* _What you are asked to do_
How many lines in the records below contain "premises"? Reply with the number only.

Provided data Block Start

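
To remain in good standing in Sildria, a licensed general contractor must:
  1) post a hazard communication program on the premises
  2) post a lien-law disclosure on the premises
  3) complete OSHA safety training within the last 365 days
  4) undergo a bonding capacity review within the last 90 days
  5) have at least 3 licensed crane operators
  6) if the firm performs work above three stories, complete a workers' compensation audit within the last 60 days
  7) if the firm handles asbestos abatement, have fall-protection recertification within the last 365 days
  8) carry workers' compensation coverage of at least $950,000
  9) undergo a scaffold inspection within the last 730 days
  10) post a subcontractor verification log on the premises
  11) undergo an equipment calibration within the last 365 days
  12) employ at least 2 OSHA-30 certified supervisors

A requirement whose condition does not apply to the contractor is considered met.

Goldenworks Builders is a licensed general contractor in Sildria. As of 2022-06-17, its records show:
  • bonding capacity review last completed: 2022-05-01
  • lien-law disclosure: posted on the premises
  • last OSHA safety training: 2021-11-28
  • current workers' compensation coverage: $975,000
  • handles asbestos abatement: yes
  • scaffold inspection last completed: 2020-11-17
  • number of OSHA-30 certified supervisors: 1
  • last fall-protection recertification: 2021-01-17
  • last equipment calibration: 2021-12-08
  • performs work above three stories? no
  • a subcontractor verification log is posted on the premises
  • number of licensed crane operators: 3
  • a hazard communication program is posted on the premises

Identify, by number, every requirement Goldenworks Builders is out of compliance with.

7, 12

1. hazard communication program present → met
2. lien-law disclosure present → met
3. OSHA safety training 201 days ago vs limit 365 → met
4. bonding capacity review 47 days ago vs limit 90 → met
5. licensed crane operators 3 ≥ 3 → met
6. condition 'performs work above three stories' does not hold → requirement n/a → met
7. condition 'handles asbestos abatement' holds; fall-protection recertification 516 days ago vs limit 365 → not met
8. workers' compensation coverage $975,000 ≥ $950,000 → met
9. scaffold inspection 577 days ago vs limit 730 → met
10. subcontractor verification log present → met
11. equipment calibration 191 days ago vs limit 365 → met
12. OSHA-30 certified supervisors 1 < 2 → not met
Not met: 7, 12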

Provided data Block End
Provided data Block Start

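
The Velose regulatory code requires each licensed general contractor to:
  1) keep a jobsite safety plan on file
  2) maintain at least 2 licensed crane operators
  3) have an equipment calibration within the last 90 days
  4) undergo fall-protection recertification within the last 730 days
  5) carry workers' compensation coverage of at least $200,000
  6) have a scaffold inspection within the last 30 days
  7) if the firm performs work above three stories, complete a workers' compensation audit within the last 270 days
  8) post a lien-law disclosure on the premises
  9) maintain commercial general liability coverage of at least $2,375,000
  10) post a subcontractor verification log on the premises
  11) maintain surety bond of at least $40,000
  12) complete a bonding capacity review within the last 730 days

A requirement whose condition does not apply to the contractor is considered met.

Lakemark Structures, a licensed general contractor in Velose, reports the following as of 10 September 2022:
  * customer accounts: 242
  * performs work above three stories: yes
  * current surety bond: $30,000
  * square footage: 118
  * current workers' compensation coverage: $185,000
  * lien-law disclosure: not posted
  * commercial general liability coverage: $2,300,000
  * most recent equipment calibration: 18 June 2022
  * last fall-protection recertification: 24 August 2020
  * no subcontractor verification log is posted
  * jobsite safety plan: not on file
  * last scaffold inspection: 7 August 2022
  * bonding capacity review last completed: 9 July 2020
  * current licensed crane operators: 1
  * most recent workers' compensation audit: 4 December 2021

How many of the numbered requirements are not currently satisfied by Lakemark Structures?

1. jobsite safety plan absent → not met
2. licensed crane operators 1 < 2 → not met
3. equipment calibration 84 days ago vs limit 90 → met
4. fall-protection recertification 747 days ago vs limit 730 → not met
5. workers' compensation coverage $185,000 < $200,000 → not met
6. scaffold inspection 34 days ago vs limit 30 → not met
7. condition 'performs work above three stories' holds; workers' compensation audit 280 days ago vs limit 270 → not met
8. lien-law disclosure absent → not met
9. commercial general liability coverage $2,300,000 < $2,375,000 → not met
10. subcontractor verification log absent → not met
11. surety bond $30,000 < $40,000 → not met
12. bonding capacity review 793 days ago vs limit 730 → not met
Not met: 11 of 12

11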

Provided data Block End

* _Exercise answer_
8